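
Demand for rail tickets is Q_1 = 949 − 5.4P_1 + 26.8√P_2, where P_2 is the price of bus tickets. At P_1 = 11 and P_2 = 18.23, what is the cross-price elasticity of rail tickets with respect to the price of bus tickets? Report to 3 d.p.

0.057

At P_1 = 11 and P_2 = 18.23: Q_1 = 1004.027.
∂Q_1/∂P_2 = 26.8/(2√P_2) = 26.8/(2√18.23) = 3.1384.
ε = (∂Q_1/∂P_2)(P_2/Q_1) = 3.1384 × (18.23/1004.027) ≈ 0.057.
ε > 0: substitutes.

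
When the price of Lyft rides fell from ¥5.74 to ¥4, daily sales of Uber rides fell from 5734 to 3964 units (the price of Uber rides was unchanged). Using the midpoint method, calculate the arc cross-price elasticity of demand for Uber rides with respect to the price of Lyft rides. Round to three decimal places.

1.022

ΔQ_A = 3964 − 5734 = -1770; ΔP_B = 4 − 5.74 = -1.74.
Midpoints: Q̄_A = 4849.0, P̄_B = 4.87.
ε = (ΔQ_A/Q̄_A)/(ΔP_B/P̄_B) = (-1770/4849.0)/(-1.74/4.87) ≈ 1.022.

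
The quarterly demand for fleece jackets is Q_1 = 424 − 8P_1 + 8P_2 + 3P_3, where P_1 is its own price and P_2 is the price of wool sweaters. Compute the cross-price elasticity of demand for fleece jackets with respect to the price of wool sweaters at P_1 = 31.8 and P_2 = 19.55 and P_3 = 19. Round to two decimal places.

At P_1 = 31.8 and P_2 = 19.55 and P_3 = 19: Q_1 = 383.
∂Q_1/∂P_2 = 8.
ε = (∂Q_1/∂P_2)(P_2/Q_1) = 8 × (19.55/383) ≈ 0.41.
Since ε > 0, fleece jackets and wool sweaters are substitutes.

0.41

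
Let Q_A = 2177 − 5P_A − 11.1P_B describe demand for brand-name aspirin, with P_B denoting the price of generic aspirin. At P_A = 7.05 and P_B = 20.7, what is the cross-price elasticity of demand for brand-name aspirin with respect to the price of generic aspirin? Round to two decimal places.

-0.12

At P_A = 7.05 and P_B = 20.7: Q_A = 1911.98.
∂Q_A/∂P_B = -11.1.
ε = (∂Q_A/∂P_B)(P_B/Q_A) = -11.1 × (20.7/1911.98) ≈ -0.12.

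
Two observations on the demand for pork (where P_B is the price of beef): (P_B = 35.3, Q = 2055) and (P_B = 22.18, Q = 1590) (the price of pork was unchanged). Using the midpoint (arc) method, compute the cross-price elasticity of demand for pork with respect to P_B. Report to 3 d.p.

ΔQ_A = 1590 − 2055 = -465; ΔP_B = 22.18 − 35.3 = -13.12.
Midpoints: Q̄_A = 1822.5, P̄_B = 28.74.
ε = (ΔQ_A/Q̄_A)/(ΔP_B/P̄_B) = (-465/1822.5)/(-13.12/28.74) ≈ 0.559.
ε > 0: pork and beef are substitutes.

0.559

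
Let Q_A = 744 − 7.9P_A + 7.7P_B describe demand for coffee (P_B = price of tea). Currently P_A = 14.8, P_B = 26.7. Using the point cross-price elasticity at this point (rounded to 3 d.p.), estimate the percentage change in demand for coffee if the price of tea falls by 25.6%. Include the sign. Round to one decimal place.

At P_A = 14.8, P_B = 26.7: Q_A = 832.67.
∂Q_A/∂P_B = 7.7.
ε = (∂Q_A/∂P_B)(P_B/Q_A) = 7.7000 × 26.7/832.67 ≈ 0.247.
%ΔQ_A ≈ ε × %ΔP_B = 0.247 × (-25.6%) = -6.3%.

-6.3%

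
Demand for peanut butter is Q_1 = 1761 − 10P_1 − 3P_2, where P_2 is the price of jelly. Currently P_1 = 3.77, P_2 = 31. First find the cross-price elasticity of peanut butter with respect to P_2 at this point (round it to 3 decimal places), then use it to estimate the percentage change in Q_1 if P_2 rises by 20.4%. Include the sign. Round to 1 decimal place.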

━━━━━━━━━━━━━━━━━━━━

■ **ASSIGNMENT**
The reply must repeat all of the records precisely.

■ **WRITTEN ANSWER**
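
Demand for rail tickets is Q_1 = 949 − 5.4P_1 + 26.8√P_2, where P_2 is the price of bus tickets. At P_1 = 11 and P_2 = 18.23, what is the cross-price elasticity of rail tickets with respect to the price of bus tickets? Report to 3 d.p.

0.057

At P_1 = 11 and P_2 = 18.23: Q_1 = 1004.027.
∂Q_1/∂P_2 = 26.8/(2√P_2) = 26.8/(2√18.23) = 3.1384.
ε = (∂Q_1/∂P_2)(P_2/Q_1) = 3.1384 × (18.23/1004.027) ≈ 0.057.
ε > 0: substitutes.

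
When the price of Lyft rides fell from ¥5.74 to ¥4, daily sales of Uber rides fell from 5734 to 3964 units (the price of Uber rides was unchanged). Using the midpoint method, calculate the arc cross-price elasticity of demand for Uber rides with respect to the price of Lyft rides. Round to three decimal places.

1.022

ΔQ_A = 3964 − 5734 = -1770; ΔP_B = 4 − 5.74 = -1.74.
Midpoints: Q̄_A = 4849.0, P̄_B = 4.87.
ε = (ΔQ_A/Q̄_A)/(ΔP_B/P̄_B) = (-1770/4849.0)/(-1.74/4.87) ≈ 1.022.

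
The quarterly demand for fleece jackets is Q_1 = 424 − 8P_1 + 8P_2 + 3P_3, where P_1 is its own price and P_2 is the price of wool sweaters. Compute the cross-price elasticity of demand for fleece jackets with respect to the price of wool sweaters at P_1 = 31.8 and P_2 = 19.55 and P_3 = 19. Round to two decimal places.

At P_1 = 31.8 and P_2 = 19.55 and P_3 = 19: Q_1 = 383.
∂Q_1/∂P_2 = 8.
ε = (∂Q_1/∂P_2)(P_2/Q_1) = 8 × (19.55/383) ≈ 0.41.
Since ε > 0, fleece jackets and wool sweaters are substitutes.

0.41

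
Let Q_A = 2177 − 5P_A − 11.1P_B describe demand for brand-name aspirin, with P_B denoting the price of generic aspirin. At P_A = 7.05 and P_B = 20.7, what is the cross-price elasticity of demand for brand-name aspirin with respect to the price of generic aspirin? Round to two decimal places.

-0.12

At P_A = 7.05 and P_B = 20.7: Q_A = 1911.98.
∂Q_A/∂P_B = -11.1.
ε = (∂Q_A/∂P_B)(P_B/Q_A) = -11.1 × (20.7/1911.98) ≈ -0.12.

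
Two observations on the demand for pork (where P_B is the price of beef): (P_B = 35.3, Q = 2055) and (P_B = 22.18, Q = 1590) (the price of pork was unchanged). Using the midpoint (arc) method, compute the cross-price elasticity of demand for pork with respect to P_B. Report to 3 d.p.

ΔQ_A = 1590 − 2055 = -465; ΔP_B = 22.18 − 35.3 = -13.12.
Midpoints: Q̄_A = 1822.5, P̄_B = 28.74.
ε = (ΔQ_A/Q̄_A)/(ΔP_B/P̄_B) = (-465/1822.5)/(-13.12/28.74) ≈ 0.559.
ε > 0: pork and beef are substitutes.

0.559

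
Let Q_A = 744 − 7.9P_A + 7.7P_B describe demand for coffee (P_B = price of tea). Currently P_A = 14.8, P_B = 26.7. Using the point cross-price elasticity at this point (rounded to 3 d.p.), estimate the percentage change in demand for coffee if the price of tea falls by 25.6%. Include the sign. Round to one decimal place.

At P_A = 14.8, P_B = 26.7: Q_A = 832.67.
∂Q_A/∂P_B = 7.7.
ε = (∂Q_A/∂P_B)(P_B/Q_A) = 7.7000 × 26.7/832.67 ≈ 0.247.
%ΔQ_A ≈ ε × %ΔP_B = 0.247 × (-25.6%) = -6.3%.

-6.3%

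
Demand for peanut butter is Q_1 = 1761 − 10P_1 − 3P_2, where P_2 is the price of jelly. Currently P_1 = 3.77, P_2 = 31. First find the cross-price elasticity of peanut butter with respect to P_2 at this point (round it to 3 decimal places), then use it to estimate the percentage change in Q_1 if P_2 rises by 20.4%. Include the sign. Round to 1 decimal place.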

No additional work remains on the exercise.